Saved entries:
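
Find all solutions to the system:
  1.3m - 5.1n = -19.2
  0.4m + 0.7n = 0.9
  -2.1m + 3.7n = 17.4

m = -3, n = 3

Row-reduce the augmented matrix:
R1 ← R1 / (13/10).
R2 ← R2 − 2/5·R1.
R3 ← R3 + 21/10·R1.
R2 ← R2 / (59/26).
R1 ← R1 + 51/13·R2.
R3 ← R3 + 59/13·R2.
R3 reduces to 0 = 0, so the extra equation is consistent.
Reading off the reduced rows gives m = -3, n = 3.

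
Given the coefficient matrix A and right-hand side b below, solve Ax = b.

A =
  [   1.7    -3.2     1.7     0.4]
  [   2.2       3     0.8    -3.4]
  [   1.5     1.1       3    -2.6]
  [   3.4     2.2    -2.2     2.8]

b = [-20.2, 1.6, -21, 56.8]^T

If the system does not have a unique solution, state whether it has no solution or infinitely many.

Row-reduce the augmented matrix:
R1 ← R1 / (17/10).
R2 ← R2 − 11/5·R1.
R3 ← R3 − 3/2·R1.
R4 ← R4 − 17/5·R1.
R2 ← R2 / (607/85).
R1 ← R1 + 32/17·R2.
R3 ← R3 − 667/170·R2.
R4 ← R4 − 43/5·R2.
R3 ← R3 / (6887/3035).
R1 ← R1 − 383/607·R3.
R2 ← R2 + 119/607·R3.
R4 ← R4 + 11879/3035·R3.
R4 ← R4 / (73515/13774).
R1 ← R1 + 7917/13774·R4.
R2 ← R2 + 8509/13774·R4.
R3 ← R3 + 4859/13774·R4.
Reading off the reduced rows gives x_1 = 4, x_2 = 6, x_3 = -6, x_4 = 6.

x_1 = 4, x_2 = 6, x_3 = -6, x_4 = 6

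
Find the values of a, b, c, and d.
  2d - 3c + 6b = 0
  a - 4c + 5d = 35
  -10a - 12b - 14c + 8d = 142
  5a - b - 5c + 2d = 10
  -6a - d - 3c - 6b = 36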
...
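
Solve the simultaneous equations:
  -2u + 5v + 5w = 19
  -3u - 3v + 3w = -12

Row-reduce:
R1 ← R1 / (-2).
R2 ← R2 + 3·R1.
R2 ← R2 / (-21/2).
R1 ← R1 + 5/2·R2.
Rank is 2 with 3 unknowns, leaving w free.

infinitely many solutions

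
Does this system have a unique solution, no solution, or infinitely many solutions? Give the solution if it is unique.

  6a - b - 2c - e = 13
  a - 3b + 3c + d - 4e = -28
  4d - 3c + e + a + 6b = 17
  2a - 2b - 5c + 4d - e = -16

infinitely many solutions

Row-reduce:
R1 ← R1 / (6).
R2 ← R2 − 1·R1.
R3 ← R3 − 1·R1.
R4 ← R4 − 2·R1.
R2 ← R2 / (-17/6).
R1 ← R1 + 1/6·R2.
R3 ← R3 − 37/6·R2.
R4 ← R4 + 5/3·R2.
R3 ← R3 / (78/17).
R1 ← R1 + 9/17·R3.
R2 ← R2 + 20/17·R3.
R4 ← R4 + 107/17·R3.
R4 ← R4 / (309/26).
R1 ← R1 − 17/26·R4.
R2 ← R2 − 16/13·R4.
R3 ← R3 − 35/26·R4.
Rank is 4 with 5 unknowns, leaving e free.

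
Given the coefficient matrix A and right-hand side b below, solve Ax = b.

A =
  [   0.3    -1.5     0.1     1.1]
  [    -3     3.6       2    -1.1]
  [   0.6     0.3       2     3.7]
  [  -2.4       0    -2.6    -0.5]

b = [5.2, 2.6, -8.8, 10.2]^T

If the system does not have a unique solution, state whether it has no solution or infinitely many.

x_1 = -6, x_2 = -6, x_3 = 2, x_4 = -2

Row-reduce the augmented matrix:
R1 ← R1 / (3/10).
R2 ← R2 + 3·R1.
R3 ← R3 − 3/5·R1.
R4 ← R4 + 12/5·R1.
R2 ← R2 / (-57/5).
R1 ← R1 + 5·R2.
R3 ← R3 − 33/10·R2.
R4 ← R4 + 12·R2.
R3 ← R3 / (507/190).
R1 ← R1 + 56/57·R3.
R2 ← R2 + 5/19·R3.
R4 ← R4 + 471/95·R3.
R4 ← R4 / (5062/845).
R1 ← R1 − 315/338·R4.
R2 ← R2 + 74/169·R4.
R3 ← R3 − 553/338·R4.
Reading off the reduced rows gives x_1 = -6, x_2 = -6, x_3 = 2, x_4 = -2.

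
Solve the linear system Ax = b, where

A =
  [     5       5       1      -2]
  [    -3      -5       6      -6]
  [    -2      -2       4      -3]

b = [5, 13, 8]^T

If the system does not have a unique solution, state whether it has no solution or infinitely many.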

• **TASK**
Return only the part of the records above that opens with the line containing "Find all solutions" and closes with the line containing "5a - b - 5c + 2d = 10", ends included.

• **SOLUTION BELOW**
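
Find all solutions to the system:
  1.3m - 5.1n = -19.2
  0.4m + 0.7n = 0.9
  -2.1m + 3.7n = 17.4

m = -3, n = 3

Row-reduce the augmented matrix:
R1 ← R1 / (13/10).
R2 ← R2 − 2/5·R1.
R3 ← R3 + 21/10·R1.
R2 ← R2 / (59/26).
R1 ← R1 + 51/13·R2.
R3 ← R3 + 59/13·R2.
R3 reduces to 0 = 0, so the extra equation is consistent.
Reading off the reduced rows gives m = -3, n = 3.

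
Given the coefficient matrix A and right-hand side b below, solve Ax = b.

A =
  [   1.7    -3.2     1.7     0.4]
  [   2.2       3     0.8    -3.4]
  [   1.5     1.1       3    -2.6]
  [   3.4     2.2    -2.2     2.8]

b = [-20.2, 1.6, -21, 56.8]^T

If the system does not have a unique solution, state whether it has no solution or infinitely many.

Row-reduce the augmented matrix:
R1 ← R1 / (17/10).
R2 ← R2 − 11/5·R1.
R3 ← R3 − 3/2·R1.
R4 ← R4 − 17/5·R1.
R2 ← R2 / (607/85).
R1 ← R1 + 32/17·R2.
R3 ← R3 − 667/170·R2.
R4 ← R4 − 43/5·R2.
R3 ← R3 / (6887/3035).
R1 ← R1 − 383/607·R3.
R2 ← R2 + 119/607·R3.
R4 ← R4 + 11879/3035·R3.
R4 ← R4 / (73515/13774).
R1 ← R1 + 7917/13774·R4.
R2 ← R2 + 8509/13774·R4.
R3 ← R3 + 4859/13774·R4.
Reading off the reduced rows gives x_1 = 4, x_2 = 6, x_3 = -6, x_4 = 6.

x_1 = 4, x_2 = 6, x_3 = -6, x_4 = 6

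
Find the values of a, b, c, and d.
  2d - 3c + 6b = 0
  a - 4c + 5d = 35
  -10a - 12b - 14c + 8d = 142
  5a - b - 5c + 2d = 10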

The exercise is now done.